━━━━━ INFORMATION SHOWN ━━━━━

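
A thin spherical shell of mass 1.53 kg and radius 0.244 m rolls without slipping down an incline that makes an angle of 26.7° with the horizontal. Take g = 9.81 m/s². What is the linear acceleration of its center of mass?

Translation along the incline: Mg sinθ − f = Ma.
Rotation about the center: fR = Iα with I = (2/3)MR². No-slip gives a = αR, so f = (I/R²)a = (2/3)M a.
Substituting: Mg sinθ = (1 + 0.6667)Ma, so a = g sinθ/(1 + 0.6667) = (9.81) sin 26.7° / 1.667 = 2.645 m/s².

a ≈ 2.64 m/s²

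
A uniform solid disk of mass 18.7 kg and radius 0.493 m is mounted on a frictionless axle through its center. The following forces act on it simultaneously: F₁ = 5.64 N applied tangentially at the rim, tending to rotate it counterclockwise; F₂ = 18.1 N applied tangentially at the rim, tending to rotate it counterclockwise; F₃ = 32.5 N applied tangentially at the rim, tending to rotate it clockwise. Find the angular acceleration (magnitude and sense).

I = ½MR² = (1/2)(18.7)(0.493)² = 2.273 kg·m².
Taking counterclockwise as positive: τ₁ = +(5.64)(0.493) = +2.781 N·m; τ₂ = +(18.1)(0.493) = +8.923 N·m; τ₃ = −(32.5)(0.493) = −16.02 N·m.
Net torque τ = -4.319 N·m.
α = τ/I = -4.319/2.273 = -1.900 rad/s².

α ≈ 1.90 rad/s², clockwise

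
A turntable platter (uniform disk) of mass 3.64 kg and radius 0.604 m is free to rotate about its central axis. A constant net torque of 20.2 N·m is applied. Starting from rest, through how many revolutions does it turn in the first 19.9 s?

≈ 959 revolutions

I = ½MR² = (1/2)(3.64)(0.604)² = 0.6640 kg·m².
α = τ/I = 20.2/0.6640 = 30.42 rad/s².
θ = ½αt² = ½(30.42)(19.9)² = 6024 rad.
Revolutions = θ/(2π) = 958.7.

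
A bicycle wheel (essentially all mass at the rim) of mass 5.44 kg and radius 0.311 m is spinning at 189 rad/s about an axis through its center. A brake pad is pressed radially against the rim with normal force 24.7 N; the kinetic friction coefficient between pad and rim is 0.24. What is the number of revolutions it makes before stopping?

≈ 811 revolutions

I = MR² = (5.44)(0.311)² = 0.5262 kg·m².
Friction force f = μN = (0.24)(24.7) = 5.928 N at the rim; torque magnitude τ = fR = 1.844 N·m, opposing ω.
|α| = τ/I = 1.844/0.5262 = 3.504 rad/s² (deceleration).
ω² = ω₀² − 2|α|θ with ω = 0 ⇒ θ = ω₀²/(2|α|) = 5097 rad = 811.3 rev.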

━━━━━

EXERCISE GOAL: Print all of the lines above so that each one matches its original exactly.

ANSWER FOR THE TASK:
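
A thin spherical shell of mass 1.53 kg and radius 0.244 m rolls without slipping down an incline that makes an angle of 26.7° with the horizontal. Take g = 9.81 m/s². What is the linear acceleration of its center of mass?

Translation along the incline: Mg sinθ − f = Ma.
Rotation about the center: fR = Iα with I = (2/3)MR². No-slip gives a = αR, so f = (I/R²)a = (2/3)M a.
Substituting: Mg sinθ = (1 + 0.6667)Ma, so a = g sinθ/(1 + 0.6667) = (9.81) sin 26.7° / 1.667 = 2.645 m/s².

a ≈ 2.64 m/s²

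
A uniform solid disk of mass 18.7 kg and radius 0.493 m is mounted on a frictionless axle through its center. The following forces act on it simultaneously: F₁ = 5.64 N applied tangentially at the rim, tending to rotate it counterclockwise; F₂ = 18.1 N applied tangentially at the rim, tending to rotate it counterclockwise; F₃ = 32.5 N applied tangentially at the rim, tending to rotate it clockwise. Find the angular acceleration (magnitude and sense).

I = ½MR² = (1/2)(18.7)(0.493)² = 2.273 kg·m².
Taking counterclockwise as positive: τ₁ = +(5.64)(0.493) = +2.781 N·m; τ₂ = +(18.1)(0.493) = +8.923 N·m; τ₃ = −(32.5)(0.493) = −16.02 N·m.
Net torque τ = -4.319 N·m.
α = τ/I = -4.319/2.273 = -1.900 rad/s².

α ≈ 1.90 rad/s², clockwise

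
A turntable platter (uniform disk) of mass 3.64 kg and radius 0.604 m is free to rotate about its central axis. A constant net torque of 20.2 N·m is applied. Starting from rest, through how many revolutions does it turn in the first 19.9 s?

≈ 959 revolutions

I = ½MR² = (1/2)(3.64)(0.604)² = 0.6640 kg·m².
α = τ/I = 20.2/0.6640 = 30.42 rad/s².
θ = ½αt² = ½(30.42)(19.9)² = 6024 rad.
Revolutions = θ/(2π) = 958.7.

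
A bicycle wheel (essentially all mass at the rim) of mass 5.44 kg and radius 0.311 m is spinning at 189 rad/s about an axis through its center. A brake pad is pressed radially against the rim with normal force 24.7 N; the kinetic friction coefficient between pad and rim is 0.24. What is the number of revolutions it makes before stopping?

≈ 811 revolutions

I = MR² = (5.44)(0.311)² = 0.5262 kg·m².
Friction force f = μN = (0.24)(24.7) = 5.928 N at the rim; torque magnitude τ = fR = 1.844 N·m, opposing ω.
|α| = τ/I = 1.844/0.5262 = 3.504 rad/s² (deceleration).
ω² = ω₀² − 2|α|θ with ω = 0 ⇒ θ = ω₀²/(2|α|) = 5097 rad = 811.3 rev.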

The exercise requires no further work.